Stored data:
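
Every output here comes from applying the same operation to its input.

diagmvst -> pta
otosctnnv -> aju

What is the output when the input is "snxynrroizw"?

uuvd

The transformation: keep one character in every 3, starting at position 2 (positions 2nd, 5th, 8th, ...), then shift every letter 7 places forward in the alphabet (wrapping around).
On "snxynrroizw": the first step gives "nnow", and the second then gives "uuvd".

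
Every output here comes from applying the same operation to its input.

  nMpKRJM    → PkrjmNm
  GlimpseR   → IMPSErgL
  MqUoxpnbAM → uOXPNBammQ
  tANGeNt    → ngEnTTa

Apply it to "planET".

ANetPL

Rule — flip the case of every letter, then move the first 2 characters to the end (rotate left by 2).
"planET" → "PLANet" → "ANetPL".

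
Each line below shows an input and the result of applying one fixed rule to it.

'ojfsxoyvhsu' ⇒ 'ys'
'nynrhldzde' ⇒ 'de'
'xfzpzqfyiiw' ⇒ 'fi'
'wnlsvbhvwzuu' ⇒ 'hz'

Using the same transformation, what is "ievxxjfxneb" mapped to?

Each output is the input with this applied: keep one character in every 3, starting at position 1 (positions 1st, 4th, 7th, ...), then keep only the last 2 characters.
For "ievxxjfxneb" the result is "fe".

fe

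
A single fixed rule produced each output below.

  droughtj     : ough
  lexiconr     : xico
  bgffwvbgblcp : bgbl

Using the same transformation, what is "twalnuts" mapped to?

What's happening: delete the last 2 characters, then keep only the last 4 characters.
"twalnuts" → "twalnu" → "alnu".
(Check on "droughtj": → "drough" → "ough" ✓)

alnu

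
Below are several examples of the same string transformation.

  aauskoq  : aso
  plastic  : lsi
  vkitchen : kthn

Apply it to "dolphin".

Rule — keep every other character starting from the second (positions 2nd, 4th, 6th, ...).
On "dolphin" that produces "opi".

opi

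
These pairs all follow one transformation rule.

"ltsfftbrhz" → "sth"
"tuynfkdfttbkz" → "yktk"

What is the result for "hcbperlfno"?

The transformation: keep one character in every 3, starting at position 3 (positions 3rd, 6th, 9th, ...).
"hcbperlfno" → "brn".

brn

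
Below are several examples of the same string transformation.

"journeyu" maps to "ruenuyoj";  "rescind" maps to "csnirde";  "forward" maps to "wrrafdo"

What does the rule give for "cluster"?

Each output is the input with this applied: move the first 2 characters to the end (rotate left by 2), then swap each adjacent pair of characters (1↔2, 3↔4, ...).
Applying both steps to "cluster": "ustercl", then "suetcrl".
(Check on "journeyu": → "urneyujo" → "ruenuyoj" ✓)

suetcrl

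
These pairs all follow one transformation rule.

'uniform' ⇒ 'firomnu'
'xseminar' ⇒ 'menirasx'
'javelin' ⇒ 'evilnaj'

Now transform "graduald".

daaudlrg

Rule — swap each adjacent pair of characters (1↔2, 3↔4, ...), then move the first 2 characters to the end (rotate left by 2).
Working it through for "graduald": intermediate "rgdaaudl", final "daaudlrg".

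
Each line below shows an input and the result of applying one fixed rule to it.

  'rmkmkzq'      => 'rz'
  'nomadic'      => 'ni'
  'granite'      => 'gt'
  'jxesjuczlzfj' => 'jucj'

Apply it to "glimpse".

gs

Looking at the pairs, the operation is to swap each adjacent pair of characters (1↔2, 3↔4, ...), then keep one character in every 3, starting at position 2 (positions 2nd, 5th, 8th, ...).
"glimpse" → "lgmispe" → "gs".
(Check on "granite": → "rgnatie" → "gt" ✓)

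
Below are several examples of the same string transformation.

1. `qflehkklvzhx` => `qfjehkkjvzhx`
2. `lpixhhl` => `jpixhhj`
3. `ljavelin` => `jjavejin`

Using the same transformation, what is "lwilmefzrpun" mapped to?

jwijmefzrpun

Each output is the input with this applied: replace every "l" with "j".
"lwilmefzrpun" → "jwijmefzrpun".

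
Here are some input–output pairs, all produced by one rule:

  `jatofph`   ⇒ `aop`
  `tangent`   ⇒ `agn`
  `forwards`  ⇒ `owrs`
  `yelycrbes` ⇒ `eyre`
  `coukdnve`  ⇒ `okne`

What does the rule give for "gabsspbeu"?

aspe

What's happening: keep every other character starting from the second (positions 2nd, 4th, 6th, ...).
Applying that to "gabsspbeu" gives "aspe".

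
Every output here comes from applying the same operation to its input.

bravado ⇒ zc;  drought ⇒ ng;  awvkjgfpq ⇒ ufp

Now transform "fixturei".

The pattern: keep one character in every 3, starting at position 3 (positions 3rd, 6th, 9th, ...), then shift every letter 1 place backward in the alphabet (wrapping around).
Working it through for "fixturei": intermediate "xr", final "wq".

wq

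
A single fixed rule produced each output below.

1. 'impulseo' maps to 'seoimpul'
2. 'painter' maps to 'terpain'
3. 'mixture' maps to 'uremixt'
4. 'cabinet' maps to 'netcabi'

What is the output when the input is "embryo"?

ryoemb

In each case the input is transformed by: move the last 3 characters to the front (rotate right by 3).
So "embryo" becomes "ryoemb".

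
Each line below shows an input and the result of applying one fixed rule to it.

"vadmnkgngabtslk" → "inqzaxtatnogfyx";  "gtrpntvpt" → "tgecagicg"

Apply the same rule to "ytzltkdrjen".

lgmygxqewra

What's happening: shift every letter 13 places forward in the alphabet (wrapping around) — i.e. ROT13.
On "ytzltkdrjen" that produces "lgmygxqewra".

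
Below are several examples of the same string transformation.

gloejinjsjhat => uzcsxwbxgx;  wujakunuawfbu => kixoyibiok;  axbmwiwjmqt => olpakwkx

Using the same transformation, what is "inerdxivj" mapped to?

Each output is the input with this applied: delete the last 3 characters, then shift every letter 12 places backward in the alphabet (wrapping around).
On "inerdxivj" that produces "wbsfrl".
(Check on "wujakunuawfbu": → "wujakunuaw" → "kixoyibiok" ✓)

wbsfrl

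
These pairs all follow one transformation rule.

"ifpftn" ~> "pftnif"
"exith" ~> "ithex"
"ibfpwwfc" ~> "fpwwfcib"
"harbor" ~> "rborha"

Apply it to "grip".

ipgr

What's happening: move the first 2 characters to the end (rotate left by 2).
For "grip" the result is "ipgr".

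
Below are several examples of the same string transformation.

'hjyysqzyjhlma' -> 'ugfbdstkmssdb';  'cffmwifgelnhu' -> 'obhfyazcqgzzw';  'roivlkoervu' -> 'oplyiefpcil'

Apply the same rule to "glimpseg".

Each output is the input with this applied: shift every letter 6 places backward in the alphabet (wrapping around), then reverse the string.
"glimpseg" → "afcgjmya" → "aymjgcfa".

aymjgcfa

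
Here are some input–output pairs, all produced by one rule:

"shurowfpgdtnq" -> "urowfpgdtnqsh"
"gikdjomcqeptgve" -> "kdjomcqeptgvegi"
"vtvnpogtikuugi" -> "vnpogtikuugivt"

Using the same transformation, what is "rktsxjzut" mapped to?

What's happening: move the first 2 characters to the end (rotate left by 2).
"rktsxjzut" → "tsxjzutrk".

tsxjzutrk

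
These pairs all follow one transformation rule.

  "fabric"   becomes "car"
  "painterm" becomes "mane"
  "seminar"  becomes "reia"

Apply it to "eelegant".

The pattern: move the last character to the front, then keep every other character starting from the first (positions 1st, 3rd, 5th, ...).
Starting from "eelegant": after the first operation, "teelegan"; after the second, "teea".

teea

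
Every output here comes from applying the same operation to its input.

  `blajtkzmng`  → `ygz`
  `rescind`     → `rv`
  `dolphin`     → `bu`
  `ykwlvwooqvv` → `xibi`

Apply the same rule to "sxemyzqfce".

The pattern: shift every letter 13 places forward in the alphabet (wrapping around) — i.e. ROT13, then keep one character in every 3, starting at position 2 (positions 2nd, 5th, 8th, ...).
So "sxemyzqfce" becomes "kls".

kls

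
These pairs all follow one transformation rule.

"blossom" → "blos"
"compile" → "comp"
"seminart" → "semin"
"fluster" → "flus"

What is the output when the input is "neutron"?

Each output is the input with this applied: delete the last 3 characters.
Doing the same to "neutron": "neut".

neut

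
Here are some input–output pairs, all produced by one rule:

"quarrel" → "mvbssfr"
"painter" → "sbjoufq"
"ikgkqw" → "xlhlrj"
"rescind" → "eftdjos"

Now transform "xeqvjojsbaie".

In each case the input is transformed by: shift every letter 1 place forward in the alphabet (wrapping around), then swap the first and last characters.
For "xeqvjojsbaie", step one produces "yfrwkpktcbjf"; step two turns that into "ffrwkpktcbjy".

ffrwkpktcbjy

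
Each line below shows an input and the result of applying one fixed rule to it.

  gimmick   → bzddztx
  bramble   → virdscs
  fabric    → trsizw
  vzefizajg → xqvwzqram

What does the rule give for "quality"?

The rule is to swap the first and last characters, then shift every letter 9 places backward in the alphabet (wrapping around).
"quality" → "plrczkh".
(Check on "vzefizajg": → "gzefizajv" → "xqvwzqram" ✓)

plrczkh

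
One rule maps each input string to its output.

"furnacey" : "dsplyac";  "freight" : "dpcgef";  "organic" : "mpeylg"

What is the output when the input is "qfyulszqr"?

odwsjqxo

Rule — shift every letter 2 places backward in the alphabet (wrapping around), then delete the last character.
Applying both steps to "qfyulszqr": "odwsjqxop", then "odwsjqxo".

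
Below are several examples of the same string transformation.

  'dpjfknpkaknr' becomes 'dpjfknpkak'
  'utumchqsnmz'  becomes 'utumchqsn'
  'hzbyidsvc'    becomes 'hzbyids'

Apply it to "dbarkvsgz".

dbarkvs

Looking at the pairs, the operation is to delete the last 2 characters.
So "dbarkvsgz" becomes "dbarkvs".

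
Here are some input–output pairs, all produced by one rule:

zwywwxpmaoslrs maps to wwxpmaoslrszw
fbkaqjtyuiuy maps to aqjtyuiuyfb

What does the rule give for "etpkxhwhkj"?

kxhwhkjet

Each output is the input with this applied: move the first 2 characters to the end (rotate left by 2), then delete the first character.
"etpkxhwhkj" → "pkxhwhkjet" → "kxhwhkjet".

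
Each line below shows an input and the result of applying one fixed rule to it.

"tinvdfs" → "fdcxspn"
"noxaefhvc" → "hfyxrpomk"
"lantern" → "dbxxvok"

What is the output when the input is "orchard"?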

• _Required work_
Please reproduce, exactly as written, the lines of the records from the first line through the one containing "otosctnnv -> aju".

• _Exercise output_
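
Every output here comes from applying the same operation to its input.

diagmvst -> pta
otosctnnv -> aju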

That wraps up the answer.